- [Goal of the exercise]: Scan the entries below and say how many lines contain "planner". Write only the number.

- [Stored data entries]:
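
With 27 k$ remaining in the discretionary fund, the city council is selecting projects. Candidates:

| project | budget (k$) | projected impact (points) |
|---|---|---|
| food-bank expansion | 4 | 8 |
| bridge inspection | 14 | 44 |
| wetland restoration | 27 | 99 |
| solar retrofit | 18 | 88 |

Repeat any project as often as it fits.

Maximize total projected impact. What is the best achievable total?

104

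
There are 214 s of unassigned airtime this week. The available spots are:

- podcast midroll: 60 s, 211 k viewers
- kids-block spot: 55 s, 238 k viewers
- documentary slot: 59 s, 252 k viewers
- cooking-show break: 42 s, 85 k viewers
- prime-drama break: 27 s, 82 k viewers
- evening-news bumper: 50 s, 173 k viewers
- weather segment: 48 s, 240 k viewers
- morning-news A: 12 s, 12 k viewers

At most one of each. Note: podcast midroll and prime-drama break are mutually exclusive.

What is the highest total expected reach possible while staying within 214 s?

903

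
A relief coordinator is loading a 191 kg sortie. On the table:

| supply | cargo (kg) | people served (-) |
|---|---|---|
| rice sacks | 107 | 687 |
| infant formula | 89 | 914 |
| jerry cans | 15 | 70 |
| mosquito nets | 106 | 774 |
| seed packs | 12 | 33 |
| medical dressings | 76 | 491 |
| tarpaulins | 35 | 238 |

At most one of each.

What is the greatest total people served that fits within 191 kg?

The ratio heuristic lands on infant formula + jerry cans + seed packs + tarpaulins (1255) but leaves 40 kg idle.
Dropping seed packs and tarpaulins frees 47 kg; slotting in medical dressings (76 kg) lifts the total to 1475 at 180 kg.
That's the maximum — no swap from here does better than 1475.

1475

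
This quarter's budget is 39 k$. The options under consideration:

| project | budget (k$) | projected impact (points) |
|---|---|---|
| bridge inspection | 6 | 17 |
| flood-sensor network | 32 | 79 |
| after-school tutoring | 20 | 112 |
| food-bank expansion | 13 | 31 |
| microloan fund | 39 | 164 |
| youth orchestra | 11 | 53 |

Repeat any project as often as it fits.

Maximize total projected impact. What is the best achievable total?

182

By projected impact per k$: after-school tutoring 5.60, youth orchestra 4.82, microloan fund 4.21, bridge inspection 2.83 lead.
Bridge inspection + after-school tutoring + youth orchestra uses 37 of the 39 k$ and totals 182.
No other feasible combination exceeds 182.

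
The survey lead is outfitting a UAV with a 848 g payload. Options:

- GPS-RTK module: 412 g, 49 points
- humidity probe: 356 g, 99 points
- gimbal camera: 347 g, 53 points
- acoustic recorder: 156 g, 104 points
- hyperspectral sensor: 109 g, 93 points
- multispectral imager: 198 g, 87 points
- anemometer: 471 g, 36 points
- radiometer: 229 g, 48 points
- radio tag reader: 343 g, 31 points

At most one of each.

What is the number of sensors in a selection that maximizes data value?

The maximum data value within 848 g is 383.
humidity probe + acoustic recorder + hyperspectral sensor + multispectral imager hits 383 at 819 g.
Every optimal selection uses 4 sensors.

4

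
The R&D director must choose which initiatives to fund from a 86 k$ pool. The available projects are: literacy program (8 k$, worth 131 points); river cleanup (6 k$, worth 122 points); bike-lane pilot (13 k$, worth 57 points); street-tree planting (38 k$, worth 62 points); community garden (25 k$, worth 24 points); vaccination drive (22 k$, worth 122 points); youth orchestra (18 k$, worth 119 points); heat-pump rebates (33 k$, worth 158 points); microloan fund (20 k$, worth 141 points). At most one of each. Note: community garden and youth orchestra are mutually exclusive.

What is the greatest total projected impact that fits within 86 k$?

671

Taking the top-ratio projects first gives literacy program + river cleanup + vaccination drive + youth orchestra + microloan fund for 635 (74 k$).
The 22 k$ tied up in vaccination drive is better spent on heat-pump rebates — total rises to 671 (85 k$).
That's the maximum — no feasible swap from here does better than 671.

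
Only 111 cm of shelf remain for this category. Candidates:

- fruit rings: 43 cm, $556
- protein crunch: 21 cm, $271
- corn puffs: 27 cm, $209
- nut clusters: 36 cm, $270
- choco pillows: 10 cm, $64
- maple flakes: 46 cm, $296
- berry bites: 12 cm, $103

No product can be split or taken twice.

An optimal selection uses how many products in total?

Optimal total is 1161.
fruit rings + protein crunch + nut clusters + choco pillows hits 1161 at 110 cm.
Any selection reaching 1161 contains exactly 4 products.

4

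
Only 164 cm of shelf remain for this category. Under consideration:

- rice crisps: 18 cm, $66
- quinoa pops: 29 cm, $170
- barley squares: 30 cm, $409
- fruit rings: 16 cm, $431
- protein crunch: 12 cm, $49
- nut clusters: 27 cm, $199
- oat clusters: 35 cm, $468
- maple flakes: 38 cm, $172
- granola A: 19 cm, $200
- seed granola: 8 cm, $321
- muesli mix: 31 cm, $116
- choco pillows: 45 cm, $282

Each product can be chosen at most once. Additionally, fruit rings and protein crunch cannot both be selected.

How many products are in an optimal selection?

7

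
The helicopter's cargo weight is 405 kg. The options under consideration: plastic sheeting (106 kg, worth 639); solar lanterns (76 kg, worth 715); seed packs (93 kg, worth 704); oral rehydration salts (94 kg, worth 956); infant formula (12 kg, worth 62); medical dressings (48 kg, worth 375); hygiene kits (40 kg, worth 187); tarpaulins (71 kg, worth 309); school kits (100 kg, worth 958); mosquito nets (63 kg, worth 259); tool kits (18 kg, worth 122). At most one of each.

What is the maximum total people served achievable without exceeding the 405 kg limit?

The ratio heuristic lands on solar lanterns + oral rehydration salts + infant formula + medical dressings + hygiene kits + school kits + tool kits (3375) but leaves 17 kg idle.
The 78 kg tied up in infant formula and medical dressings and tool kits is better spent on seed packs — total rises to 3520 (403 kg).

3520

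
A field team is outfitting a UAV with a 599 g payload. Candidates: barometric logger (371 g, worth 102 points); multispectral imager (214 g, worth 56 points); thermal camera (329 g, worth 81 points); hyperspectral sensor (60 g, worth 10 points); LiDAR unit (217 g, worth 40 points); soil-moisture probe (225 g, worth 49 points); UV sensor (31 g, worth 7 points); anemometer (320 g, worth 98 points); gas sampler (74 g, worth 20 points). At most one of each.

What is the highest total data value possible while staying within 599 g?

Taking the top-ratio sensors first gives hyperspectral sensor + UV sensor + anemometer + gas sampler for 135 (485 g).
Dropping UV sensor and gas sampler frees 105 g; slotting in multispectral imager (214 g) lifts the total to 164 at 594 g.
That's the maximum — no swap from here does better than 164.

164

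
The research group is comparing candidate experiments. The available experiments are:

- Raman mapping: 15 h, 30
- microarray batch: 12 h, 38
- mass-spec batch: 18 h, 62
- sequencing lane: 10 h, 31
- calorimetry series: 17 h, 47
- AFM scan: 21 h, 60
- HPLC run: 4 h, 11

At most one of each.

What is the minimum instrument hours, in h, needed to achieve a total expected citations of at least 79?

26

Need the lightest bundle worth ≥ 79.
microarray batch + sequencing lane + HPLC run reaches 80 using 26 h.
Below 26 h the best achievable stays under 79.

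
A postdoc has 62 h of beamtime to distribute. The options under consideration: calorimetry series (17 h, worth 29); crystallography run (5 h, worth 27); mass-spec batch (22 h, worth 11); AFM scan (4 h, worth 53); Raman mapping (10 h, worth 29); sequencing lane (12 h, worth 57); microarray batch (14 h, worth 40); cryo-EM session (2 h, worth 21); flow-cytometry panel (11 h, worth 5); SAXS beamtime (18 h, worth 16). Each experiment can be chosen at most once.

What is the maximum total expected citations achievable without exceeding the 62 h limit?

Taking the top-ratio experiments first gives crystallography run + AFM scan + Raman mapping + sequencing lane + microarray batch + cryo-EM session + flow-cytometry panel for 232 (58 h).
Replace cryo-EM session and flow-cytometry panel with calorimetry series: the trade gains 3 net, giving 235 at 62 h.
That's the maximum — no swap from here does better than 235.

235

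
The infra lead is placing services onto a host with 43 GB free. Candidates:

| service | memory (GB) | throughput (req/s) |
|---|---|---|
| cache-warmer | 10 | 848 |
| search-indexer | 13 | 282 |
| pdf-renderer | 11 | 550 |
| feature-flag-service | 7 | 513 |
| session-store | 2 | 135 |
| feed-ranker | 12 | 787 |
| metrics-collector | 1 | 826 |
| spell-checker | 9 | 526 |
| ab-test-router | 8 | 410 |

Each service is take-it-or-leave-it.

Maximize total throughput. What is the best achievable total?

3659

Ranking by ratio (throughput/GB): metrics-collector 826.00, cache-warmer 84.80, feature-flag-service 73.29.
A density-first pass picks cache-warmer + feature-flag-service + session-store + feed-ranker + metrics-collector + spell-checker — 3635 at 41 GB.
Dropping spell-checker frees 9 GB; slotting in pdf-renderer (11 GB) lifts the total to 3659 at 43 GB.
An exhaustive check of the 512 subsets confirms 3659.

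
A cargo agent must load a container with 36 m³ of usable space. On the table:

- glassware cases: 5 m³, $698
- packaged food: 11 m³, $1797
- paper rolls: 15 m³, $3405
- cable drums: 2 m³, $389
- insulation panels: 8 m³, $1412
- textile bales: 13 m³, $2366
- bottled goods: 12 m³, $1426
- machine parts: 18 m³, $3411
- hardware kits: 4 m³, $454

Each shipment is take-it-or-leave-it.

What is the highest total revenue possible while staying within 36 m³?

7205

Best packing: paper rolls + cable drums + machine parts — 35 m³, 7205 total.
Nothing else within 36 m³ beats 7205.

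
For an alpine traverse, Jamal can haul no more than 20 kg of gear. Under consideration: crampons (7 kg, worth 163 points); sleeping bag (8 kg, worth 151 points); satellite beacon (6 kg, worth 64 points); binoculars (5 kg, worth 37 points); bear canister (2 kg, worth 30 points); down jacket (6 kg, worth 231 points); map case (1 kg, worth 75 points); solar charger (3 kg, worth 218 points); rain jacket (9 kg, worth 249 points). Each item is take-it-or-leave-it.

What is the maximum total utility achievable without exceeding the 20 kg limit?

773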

==

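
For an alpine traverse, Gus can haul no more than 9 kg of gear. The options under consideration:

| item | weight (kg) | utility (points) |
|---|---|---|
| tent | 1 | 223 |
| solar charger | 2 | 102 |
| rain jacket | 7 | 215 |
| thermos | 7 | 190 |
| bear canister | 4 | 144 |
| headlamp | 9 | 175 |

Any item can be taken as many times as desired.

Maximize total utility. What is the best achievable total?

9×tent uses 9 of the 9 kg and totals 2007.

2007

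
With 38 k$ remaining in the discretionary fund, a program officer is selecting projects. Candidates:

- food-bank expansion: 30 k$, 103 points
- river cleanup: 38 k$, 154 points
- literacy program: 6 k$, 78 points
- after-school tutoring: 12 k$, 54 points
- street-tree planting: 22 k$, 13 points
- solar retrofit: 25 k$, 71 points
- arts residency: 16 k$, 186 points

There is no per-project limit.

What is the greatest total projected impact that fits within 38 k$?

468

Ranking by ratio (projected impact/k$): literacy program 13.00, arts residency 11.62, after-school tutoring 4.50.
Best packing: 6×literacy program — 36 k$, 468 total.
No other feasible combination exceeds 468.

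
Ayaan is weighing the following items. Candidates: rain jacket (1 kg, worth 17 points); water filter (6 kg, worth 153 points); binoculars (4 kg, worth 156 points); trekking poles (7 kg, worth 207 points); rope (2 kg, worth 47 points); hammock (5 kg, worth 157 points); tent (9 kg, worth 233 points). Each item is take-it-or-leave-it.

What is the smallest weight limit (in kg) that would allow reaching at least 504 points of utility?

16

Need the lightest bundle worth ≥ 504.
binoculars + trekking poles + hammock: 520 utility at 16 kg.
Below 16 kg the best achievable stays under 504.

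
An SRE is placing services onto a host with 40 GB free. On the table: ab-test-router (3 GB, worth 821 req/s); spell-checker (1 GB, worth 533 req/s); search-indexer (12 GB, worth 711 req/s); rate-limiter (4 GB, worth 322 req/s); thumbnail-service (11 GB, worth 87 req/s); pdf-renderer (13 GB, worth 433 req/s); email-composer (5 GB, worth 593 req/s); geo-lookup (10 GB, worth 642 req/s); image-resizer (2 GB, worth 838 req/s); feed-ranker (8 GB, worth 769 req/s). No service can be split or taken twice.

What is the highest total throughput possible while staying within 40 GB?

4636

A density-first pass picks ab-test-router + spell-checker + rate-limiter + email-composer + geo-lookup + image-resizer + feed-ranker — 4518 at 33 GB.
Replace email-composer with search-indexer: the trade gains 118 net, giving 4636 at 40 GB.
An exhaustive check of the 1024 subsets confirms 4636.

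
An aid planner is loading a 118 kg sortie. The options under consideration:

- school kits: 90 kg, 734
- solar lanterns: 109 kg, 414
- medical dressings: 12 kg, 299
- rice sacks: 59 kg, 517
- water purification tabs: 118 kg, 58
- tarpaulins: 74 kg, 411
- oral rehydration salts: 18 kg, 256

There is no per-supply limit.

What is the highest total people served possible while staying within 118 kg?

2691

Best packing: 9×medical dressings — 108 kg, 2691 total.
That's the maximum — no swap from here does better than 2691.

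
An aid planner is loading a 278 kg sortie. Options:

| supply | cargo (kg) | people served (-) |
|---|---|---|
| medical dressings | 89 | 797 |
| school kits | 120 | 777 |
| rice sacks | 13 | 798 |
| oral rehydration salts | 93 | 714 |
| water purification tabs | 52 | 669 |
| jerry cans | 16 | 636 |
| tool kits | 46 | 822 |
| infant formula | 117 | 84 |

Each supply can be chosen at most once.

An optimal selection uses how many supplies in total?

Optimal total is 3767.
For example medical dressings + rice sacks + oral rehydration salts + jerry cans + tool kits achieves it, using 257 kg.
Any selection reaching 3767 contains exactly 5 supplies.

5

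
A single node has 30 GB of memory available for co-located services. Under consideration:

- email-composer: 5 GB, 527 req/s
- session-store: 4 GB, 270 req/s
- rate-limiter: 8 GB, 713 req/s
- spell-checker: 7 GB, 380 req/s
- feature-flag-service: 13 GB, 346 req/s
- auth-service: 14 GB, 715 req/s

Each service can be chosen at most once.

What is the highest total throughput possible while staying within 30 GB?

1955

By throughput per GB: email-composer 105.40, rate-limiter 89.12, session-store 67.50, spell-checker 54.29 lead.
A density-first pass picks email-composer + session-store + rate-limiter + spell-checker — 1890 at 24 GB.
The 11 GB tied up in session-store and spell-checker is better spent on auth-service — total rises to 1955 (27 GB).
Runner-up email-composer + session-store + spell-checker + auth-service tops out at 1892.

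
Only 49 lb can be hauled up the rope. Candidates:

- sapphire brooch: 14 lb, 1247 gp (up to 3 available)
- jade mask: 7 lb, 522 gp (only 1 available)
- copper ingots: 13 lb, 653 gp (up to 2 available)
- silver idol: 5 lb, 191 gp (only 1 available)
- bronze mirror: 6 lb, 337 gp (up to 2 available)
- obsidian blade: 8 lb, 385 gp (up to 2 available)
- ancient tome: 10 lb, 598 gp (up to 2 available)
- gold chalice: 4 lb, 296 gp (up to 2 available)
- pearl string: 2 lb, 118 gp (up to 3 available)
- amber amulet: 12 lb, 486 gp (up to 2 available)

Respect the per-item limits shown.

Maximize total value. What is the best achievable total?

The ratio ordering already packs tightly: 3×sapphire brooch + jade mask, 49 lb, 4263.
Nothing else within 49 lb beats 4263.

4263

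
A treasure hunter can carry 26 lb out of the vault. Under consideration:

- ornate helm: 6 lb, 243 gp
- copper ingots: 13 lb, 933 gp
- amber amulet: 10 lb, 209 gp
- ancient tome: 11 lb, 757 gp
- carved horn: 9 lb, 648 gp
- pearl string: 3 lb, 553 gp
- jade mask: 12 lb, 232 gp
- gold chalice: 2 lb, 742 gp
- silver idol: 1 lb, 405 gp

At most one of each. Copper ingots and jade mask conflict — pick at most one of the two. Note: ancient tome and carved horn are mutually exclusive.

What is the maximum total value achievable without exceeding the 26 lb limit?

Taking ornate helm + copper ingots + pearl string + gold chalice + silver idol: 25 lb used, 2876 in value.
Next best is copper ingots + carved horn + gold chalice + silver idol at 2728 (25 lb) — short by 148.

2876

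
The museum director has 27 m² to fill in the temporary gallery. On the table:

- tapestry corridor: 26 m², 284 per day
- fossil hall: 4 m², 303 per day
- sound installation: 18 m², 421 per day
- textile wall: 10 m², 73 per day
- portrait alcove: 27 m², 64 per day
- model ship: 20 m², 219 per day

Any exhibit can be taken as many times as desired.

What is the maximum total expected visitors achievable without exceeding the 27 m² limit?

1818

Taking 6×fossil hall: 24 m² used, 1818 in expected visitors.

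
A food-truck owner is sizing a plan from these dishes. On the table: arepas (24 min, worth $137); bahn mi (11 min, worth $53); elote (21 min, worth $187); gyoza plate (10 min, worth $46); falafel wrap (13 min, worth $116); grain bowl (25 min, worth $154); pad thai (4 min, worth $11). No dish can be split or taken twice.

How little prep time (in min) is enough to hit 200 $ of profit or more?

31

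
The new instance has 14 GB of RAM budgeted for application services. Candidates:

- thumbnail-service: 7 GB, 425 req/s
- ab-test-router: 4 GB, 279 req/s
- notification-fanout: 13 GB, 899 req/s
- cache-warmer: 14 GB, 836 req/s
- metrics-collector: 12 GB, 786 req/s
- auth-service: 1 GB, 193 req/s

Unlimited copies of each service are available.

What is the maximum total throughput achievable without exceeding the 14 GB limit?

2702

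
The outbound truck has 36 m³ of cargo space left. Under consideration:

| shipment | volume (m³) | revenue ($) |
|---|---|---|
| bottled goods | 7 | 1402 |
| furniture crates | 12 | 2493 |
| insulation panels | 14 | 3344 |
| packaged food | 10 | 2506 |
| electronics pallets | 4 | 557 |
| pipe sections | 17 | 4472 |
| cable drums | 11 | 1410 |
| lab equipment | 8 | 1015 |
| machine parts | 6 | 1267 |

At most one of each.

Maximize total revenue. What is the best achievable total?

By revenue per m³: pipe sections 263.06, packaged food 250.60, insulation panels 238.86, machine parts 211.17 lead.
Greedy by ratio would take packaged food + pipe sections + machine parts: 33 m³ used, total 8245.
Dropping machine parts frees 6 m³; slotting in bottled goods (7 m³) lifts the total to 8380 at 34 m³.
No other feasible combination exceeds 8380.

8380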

- [The answer]: 2